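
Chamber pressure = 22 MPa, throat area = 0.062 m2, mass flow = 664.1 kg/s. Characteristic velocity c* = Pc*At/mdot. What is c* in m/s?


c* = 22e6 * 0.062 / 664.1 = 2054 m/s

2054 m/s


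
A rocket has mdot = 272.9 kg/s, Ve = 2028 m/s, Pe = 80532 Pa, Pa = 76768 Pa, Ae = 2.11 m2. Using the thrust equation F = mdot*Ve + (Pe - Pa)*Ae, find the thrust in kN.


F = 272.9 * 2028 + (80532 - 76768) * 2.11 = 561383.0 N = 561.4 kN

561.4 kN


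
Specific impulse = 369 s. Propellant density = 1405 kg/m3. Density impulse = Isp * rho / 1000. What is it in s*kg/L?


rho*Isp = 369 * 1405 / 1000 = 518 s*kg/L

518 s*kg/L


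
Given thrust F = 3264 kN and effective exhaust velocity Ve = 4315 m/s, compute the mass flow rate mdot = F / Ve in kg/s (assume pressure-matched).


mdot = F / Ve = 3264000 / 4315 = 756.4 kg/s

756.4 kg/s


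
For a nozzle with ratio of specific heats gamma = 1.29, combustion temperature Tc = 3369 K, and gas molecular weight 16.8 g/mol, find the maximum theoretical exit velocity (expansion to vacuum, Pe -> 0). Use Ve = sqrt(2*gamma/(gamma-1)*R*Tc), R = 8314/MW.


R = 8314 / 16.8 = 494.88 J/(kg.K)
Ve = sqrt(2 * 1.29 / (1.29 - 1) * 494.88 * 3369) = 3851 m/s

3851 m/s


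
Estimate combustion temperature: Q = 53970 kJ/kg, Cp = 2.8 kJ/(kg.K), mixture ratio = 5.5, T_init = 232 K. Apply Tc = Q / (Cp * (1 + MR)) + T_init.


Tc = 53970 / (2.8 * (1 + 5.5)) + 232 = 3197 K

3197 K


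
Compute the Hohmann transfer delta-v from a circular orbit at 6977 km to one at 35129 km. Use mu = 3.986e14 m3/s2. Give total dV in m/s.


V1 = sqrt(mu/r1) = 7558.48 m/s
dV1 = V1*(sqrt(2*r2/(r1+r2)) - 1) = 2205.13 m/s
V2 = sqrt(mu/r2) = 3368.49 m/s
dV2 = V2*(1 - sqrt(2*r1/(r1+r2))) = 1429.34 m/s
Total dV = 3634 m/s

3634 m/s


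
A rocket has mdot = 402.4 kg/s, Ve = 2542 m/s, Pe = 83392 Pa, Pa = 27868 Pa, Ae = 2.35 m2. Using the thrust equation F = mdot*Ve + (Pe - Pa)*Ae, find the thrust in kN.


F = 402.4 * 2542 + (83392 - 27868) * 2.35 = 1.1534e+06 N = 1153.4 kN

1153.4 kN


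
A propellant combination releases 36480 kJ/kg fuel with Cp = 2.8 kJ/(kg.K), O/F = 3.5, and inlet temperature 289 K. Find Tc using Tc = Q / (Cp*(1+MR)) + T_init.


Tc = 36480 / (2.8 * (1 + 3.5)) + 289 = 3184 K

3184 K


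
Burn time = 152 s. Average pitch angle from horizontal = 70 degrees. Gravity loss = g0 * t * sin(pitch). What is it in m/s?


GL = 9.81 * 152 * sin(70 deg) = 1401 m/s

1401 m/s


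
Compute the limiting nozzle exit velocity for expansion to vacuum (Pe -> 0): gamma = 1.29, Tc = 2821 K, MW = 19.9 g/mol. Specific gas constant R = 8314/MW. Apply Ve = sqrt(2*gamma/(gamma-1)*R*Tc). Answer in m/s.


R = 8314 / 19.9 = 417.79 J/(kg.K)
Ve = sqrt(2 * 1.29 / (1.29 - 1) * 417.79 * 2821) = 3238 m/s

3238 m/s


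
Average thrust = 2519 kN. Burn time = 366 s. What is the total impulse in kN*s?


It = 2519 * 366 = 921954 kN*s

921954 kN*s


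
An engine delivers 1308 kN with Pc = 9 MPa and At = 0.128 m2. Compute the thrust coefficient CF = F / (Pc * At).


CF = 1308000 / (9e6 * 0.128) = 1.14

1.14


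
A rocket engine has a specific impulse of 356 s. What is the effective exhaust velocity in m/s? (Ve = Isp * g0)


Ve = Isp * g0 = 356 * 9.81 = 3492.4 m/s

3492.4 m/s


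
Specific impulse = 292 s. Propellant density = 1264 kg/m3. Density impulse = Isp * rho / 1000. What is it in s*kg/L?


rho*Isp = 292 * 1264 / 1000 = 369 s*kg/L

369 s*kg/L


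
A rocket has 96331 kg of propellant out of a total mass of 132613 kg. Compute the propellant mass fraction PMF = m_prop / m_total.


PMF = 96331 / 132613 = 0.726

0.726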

- - - -

What you have to do
Print the material in full. Keep it exactly as it is.

Result for this exercise
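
Chamber pressure = 22 MPa, throat area = 0.062 m2, mass flow = 664.1 kg/s. Characteristic velocity c* = Pc*At/mdot. What is c* in m/s?


c* = 22e6 * 0.062 / 664.1 = 2054 m/s

2054 m/s


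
A rocket has mdot = 272.9 kg/s, Ve = 2028 m/s, Pe = 80532 Pa, Pa = 76768 Pa, Ae = 2.11 m2. Using the thrust equation F = mdot*Ve + (Pe - Pa)*Ae, find the thrust in kN.


F = 272.9 * 2028 + (80532 - 76768) * 2.11 = 561383.0 N = 561.4 kN

561.4 kN


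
Specific impulse = 369 s. Propellant density = 1405 kg/m3. Density impulse = Isp * rho / 1000. What is it in s*kg/L?


rho*Isp = 369 * 1405 / 1000 = 518 s*kg/L

518 s*kg/L


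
Given thrust F = 3264 kN and effective exhaust velocity Ve = 4315 m/s, compute the mass flow rate mdot = F / Ve in kg/s (assume pressure-matched).


mdot = F / Ve = 3264000 / 4315 = 756.4 kg/s

756.4 kg/s


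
For a nozzle with ratio of specific heats gamma = 1.29, combustion temperature Tc = 3369 K, and gas molecular weight 16.8 g/mol, find the maximum theoretical exit velocity (expansion to vacuum, Pe -> 0). Use Ve = sqrt(2*gamma/(gamma-1)*R*Tc), R = 8314/MW.


R = 8314 / 16.8 = 494.88 J/(kg.K)
Ve = sqrt(2 * 1.29 / (1.29 - 1) * 494.88 * 3369) = 3851 m/s

3851 m/s


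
Estimate combustion temperature: Q = 53970 kJ/kg, Cp = 2.8 kJ/(kg.K), mixture ratio = 5.5, T_init = 232 K. Apply Tc = Q / (Cp * (1 + MR)) + T_init.


Tc = 53970 / (2.8 * (1 + 5.5)) + 232 = 3197 K

3197 K


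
Compute the Hohmann transfer delta-v from a circular orbit at 6977 km to one at 35129 km. Use mu = 3.986e14 m3/s2. Give total dV in m/s.


V1 = sqrt(mu/r1) = 7558.48 m/s
dV1 = V1*(sqrt(2*r2/(r1+r2)) - 1) = 2205.13 m/s
V2 = sqrt(mu/r2) = 3368.49 m/s
dV2 = V2*(1 - sqrt(2*r1/(r1+r2))) = 1429.34 m/s
Total dV = 3634 m/s

3634 m/s


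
A rocket has mdot = 402.4 kg/s, Ve = 2542 m/s, Pe = 83392 Pa, Pa = 27868 Pa, Ae = 2.35 m2. Using the thrust equation F = mdot*Ve + (Pe - Pa)*Ae, find the thrust in kN.


F = 402.4 * 2542 + (83392 - 27868) * 2.35 = 1.1534e+06 N = 1153.4 kN

1153.4 kN


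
A propellant combination releases 36480 kJ/kg fuel with Cp = 2.8 kJ/(kg.K), O/F = 3.5, and inlet temperature 289 K. Find Tc using Tc = Q / (Cp*(1+MR)) + T_init.


Tc = 36480 / (2.8 * (1 + 3.5)) + 289 = 3184 K

3184 K


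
Burn time = 152 s. Average pitch angle from horizontal = 70 degrees. Gravity loss = g0 * t * sin(pitch). What is it in m/s?


GL = 9.81 * 152 * sin(70 deg) = 1401 m/s

1401 m/s


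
Compute the limiting nozzle exit velocity for expansion to vacuum (Pe -> 0): gamma = 1.29, Tc = 2821 K, MW = 19.9 g/mol. Specific gas constant R = 8314/MW. Apply Ve = sqrt(2*gamma/(gamma-1)*R*Tc). Answer in m/s.


R = 8314 / 19.9 = 417.79 J/(kg.K)
Ve = sqrt(2 * 1.29 / (1.29 - 1) * 417.79 * 2821) = 3238 m/s

3238 m/s


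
Average thrust = 2519 kN. Burn time = 366 s. What is the total impulse in kN*s?


It = 2519 * 366 = 921954 kN*s

921954 kN*s


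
An engine delivers 1308 kN with Pc = 9 MPa and At = 0.128 m2. Compute the thrust coefficient CF = F / (Pc * At).


CF = 1308000 / (9e6 * 0.128) = 1.14

1.14


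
A rocket engine has a specific impulse of 356 s. What is the effective exhaust velocity in m/s? (Ve = Isp * g0)


Ve = Isp * g0 = 356 * 9.81 = 3492.4 m/s

3492.4 m/s


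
Specific impulse = 292 s. Propellant density = 1264 kg/m3. Density impulse = Isp * rho / 1000. What is it in s*kg/L?


rho*Isp = 292 * 1264 / 1000 = 369 s*kg/L

369 s*kg/L


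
A rocket has 96331 kg of propellant out of a total mass of 132613 kg. Compute the propellant mass fraction PMF = m_prop / m_total.


PMF = 96331 / 132613 = 0.726

0.726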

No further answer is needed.